_Data for review_
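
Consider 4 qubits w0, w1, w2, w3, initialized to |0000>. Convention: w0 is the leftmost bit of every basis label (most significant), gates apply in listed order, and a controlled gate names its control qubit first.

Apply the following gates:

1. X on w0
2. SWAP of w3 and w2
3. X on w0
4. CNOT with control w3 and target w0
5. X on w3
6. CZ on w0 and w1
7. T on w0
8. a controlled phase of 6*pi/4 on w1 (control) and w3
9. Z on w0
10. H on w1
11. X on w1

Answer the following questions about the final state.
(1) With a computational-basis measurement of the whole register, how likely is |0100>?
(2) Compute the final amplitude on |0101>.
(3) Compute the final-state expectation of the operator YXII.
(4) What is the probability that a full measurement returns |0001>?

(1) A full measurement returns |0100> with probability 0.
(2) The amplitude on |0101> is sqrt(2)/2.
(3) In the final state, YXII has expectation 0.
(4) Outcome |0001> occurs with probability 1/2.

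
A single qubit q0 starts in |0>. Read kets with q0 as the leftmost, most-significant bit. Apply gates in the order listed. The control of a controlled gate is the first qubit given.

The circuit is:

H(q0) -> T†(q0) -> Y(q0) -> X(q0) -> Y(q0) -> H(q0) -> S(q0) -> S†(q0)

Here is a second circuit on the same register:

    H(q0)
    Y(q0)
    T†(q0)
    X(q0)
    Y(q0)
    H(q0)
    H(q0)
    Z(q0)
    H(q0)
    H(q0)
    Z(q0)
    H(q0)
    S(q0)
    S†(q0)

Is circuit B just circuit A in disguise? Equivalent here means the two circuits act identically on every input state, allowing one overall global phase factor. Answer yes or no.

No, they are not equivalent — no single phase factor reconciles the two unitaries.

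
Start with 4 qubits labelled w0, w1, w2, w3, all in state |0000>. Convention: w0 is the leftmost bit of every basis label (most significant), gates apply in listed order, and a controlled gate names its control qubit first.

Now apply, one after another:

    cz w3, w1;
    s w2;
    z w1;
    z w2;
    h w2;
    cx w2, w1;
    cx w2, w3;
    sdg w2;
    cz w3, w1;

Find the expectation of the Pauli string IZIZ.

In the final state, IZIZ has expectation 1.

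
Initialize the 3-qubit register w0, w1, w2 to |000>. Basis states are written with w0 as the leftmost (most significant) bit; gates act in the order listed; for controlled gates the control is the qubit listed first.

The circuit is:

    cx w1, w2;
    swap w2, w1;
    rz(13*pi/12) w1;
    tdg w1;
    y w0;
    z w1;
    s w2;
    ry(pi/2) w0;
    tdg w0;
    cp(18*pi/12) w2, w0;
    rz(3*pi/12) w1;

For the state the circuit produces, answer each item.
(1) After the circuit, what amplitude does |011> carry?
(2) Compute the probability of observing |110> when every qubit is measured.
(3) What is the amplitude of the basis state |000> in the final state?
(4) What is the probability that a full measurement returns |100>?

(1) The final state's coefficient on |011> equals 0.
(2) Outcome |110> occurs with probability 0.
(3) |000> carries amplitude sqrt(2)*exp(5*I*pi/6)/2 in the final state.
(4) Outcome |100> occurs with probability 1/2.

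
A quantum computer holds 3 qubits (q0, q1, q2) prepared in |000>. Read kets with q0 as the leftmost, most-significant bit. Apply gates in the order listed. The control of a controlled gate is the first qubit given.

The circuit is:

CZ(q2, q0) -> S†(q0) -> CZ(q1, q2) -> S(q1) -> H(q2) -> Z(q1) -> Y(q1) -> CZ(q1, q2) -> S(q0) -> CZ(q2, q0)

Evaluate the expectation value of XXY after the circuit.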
...
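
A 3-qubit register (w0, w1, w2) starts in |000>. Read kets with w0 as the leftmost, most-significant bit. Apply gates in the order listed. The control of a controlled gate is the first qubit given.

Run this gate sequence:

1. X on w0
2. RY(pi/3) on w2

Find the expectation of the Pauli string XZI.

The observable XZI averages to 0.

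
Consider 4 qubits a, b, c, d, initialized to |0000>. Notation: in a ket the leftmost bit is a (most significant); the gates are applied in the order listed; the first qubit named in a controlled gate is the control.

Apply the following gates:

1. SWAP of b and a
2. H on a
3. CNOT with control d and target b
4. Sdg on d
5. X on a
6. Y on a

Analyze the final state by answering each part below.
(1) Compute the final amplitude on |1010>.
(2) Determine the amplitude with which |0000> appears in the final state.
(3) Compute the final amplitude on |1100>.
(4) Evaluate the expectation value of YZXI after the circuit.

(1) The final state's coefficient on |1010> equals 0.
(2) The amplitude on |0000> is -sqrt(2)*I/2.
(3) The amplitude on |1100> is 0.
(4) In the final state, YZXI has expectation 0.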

_What is being asked_
Wherever a line holds the word "Read", copy that line out of the entries above.

_Output_
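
A single qubit q0 starts in |0>. Read kets with q0 as the leftmost, most-significant bit. Apply gates in the order listed. The control of a controlled gate is the first qubit given.
A quantum computer holds 3 qubits (q0, q1, q2) prepared in |000>. Read kets with q0 as the leftmost, most-significant bit. Apply gates in the order listed. The control of a controlled gate is the first qubit given.
A 3-qubit register (w0, w1, w2) starts in |000>. Read kets with w0 as the leftmost, most-significant bit. Apply gates in the order listed. The control of a controlled gate is the first qubit given.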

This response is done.